[Collected data entries]

- - -

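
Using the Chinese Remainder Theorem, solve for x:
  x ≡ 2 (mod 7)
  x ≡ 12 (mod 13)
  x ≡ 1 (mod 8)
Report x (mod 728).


Moduli 7, 13, 8 are pairwise coprime; by CRT there is a unique solution modulo M = 7 · 13 · 8 = 728.
Solve pairwise, accumulating the modulus:
  Start with x ≡ 2 (mod 7).
  Combine with x ≡ 12 (mod 13): since gcd(7, 13) = 1, we get a unique residue mod 91.
    Write x = 2 + 7·t and substitute into x ≡ 12 (mod 13): 7·t ≡ 12 − 2 = 10 (mod 13).
    The inverse of 7 mod 13 is 2 (since 7·2 = 14 = 1·13 + 1), so t ≡ 2·10 = 20 ≡ 7 (mod 13).
    Then x = 2 + 7·7 = 51, valid modulo lcm(7, 13) = 91: x ≡ 51 (mod 91).
  Combine with x ≡ 1 (mod 8): since gcd(91, 8) = 1, we get a unique residue mod 728.
    Write x = 51 + 91·t and substitute into x ≡ 1 (mod 8): 91·t ≡ 1 − 51 = -50 (mod 8).
    Reduce coefficients mod 8: 3·t ≡ 6 (mod 8).
    The inverse of 3 mod 8 is 3 (since 3·3 = 9 = 1·8 + 1), so t ≡ 3·6 = 18 ≡ 2 (mod 8).
    Then x = 51 + 91·2 = 233, valid modulo lcm(91, 8) = 728: x ≡ 233 (mod 728).
Verify: 233 mod 7 = 2 ✓, 233 mod 13 = 12 ✓, 233 mod 8 = 1 ✓.

x ≡ 233 (mod 728).


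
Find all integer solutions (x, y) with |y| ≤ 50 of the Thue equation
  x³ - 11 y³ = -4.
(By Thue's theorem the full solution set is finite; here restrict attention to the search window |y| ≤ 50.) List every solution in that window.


The equation is x³ - 11y³ = -4. For fixed y, x³ = 11·y³ − 4, so a solution requires the RHS to be a perfect cube.
Strategy: iterate y from -50 to 50, compute RHS = 11·y³ − 4, and check whether it is a (positive or negative) perfect cube.
Check small values of y:
  y = 0: RHS = -4 is not a perfect cube.
  y = 1: RHS = 7 is not a perfect cube.
  y = -1: RHS = -15 is not a perfect cube.
  y = 2: RHS = 84 is not a perfect cube.
  y = -2: RHS = -92 is not a perfect cube.
  y = 3: RHS = 293 is not a perfect cube.
  y = -3: RHS = -301 is not a perfect cube.
Continuing the search up to |y| = 50 finds no solutions either.
No (x, y) in the scanned range satisfies the equation.

No integer solutions with |y| ≤ 50.


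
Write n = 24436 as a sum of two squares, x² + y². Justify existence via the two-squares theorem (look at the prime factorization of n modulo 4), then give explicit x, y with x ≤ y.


Step 1: Factor n = 24436 = 2^2 · 41 · 149.
Step 2: Check the mod-4 condition on each prime factor: 2 = 2 (special); 41 ≡ 1 (mod 4), exponent 1; 149 ≡ 1 (mod 4), exponent 1.
All primes ≡ 3 (mod 4) appear to even exponent (or don't appear), so by the two-squares theorem n IS expressible as a sum of two squares.
Step 3: Build a representation. Group n = k² · m with k = 2 and m = 41 · 149 = 6109 (a product of primes ≡ 1 (mod 4)); a representation of m scales to one of n via (k·x)² + (k·y)² = k²(x² + y²). Each prime p ≡ 1 (mod 4) is itself a sum of two squares; find a² by testing p − a² for a perfect square:
  41: 41 − 1² = 40, 41 − 2² = 37, 41 − 3² = 32, 41 − 4² = 25 = 5² ⇒ 41 = 4² + 5².
  149: 149 − 1² = 148, 149 − 2² = 145, 149 − 3² = 140, 149 − 4² = 133, 149 − 5² = 124, 149 − 6² = 113, 149 − 7² = 100 = 10² ⇒ 149 = 7² + 10².
  Combine using the Brahmagupta–Fibonacci identity (a² + b²)(c² + d²) = (ac − bd)² + (ad + bc)² = (ac + bd)² + (ad − bc)²:
  41 · 149 = 6109: from (4² + 5²)(7² + 10²), take (4·7 − 5·10, 4·10 + 5·7) = (28 − 50, 40 + 35) = (-22, 75); dropping signs (only squares matter) gives (22, 75); check 22² + 75² = 484 + 5625 = 6109 ✓.
  Scale by k = 2: (2·22, 2·75) = (44, 150).
Step 4: Order so x ≤ y and verify: 44² + 150² = 1936 + 22500 = 24436 = n. ✓

n = 24436 = 44² + 150² (one valid representation with x ≤ y).


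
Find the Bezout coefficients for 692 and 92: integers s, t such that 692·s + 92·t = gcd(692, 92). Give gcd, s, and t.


Euclidean algorithm on (692, 92) — divide until remainder is 0:
  692 = 7 · 92 + 48
  92 = 1 · 48 + 44
  48 = 1 · 44 + 4
  44 = 11 · 4 + 0
gcd(692, 92) = 4.
Track Bezout coefficients alongside the remainders: start with r₀ = 692 = a·1 + b·0 (s = 1, t = 0) and r₁ = 92 = a·0 + b·1 (s = 0, t = 1); each new remainder r_{k+1} = r_{k-1} − q_k·r_k inherits s_{k+1} = s_{k-1} − q_k·s_k, t_{k+1} = t_{k-1} − q_k·t_k, so r_k = a·s_k + b·t_k at every step:
  q = 7: r = 48, s = 1 − 7·0 = 1, t = 0 − 7·1 = -7  (check: 692·1 + 92·(-7) = 48)
  q = 1: r = 44, s = 0 − 1·1 = -1, t = 1 − 1·(-7) = 8  (check: 692·(-1) + 92·8 = 44)
  q = 1: r = 4, s = 1 − 1·(-1) = 2, t = -7 − 1·8 = -15  (check: 692·2 + 92·(-15) = 4)
The row with r = 4 (the gcd) gives the Bezout coefficients s = 2, t = -15.
Result: 692 · (2) + 92 · (-15) = 4.

gcd(692, 92) = 4; s = 2, t = -15 (check: 692·2 + 92·(-15) = 4).


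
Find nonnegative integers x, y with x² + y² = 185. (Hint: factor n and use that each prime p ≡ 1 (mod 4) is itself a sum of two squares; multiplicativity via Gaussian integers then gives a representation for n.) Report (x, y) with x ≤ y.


Step 1: Factor n = 185 = 5 · 37.
Step 2: Check the mod-4 condition on each prime factor: 5 ≡ 1 (mod 4), exponent 1; 37 ≡ 1 (mod 4), exponent 1.
All primes ≡ 3 (mod 4) appear to even exponent (or don't appear), so by the two-squares theorem n IS expressible as a sum of two squares.
Step 3: Build a representation. Here n = 5 · 37 is a product of primes ≡ 1 (mod 4). Each prime p ≡ 1 (mod 4) is itself a sum of two squares; find a² by testing p − a² for a perfect square:
  5: 5 − 1² = 4 = 2² ⇒ 5 = 1² + 2².
  37: 37 − 1² = 36 = 6² ⇒ 37 = 1² + 6².
  Combine using the Brahmagupta–Fibonacci identity (a² + b²)(c² + d²) = (ac − bd)² + (ad + bc)² = (ac + bd)² + (ad − bc)²:
  5 · 37 = 185: from (1² + 2²)(1² + 6²), take (1·1 − 2·6, 1·6 + 2·1) = (1 − 12, 6 + 2) = (-11, 8); dropping signs (only squares matter) gives (11, 8); check 11² + 8² = 121 + 64 = 185 ✓.
Step 4: Order so x ≤ y and verify: 8² + 11² = 64 + 121 = 185 = n. ✓

n = 185 = 8² + 11² (one valid representation with x ≤ y).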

- - -

Output exactly the span of lines beginning at the first line of the records and ending at the line that holds "x³ - 11 y³ = -4.", inclusive, with no other text.

■ **Answer section**
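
Using the Chinese Remainder Theorem, solve for x:
  x ≡ 2 (mod 7)
  x ≡ 12 (mod 13)
  x ≡ 1 (mod 8)
Report x (mod 728).


Moduli 7, 13, 8 are pairwise coprime; by CRT there is a unique solution modulo M = 7 · 13 · 8 = 728.
Solve pairwise, accumulating the modulus:
  Start with x ≡ 2 (mod 7).
  Combine with x ≡ 12 (mod 13): since gcd(7, 13) = 1, we get a unique residue mod 91.
    Write x = 2 + 7·t and substitute into x ≡ 12 (mod 13): 7·t ≡ 12 − 2 = 10 (mod 13).
    The inverse of 7 mod 13 is 2 (since 7·2 = 14 = 1·13 + 1), so t ≡ 2·10 = 20 ≡ 7 (mod 13).
    Then x = 2 + 7·7 = 51, valid modulo lcm(7, 13) = 91: x ≡ 51 (mod 91).
  Combine with x ≡ 1 (mod 8): since gcd(91, 8) = 1, we get a unique residue mod 728.
    Write x = 51 + 91·t and substitute into x ≡ 1 (mod 8): 91·t ≡ 1 − 51 = -50 (mod 8).
    Reduce coefficients mod 8: 3·t ≡ 6 (mod 8).
    The inverse of 3 mod 8 is 3 (since 3·3 = 9 = 1·8 + 1), so t ≡ 3·6 = 18 ≡ 2 (mod 8).
    Then x = 51 + 91·2 = 233, valid modulo lcm(91, 8) = 728: x ≡ 233 (mod 728).
Verify: 233 mod 7 = 2 ✓, 233 mod 13 = 12 ✓, 233 mod 8 = 1 ✓.

x ≡ 233 (mod 728).


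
Find all integer solutions (x, y) with |y| ≤ 50 of the Thue equation
  x³ - 11 y³ = -4.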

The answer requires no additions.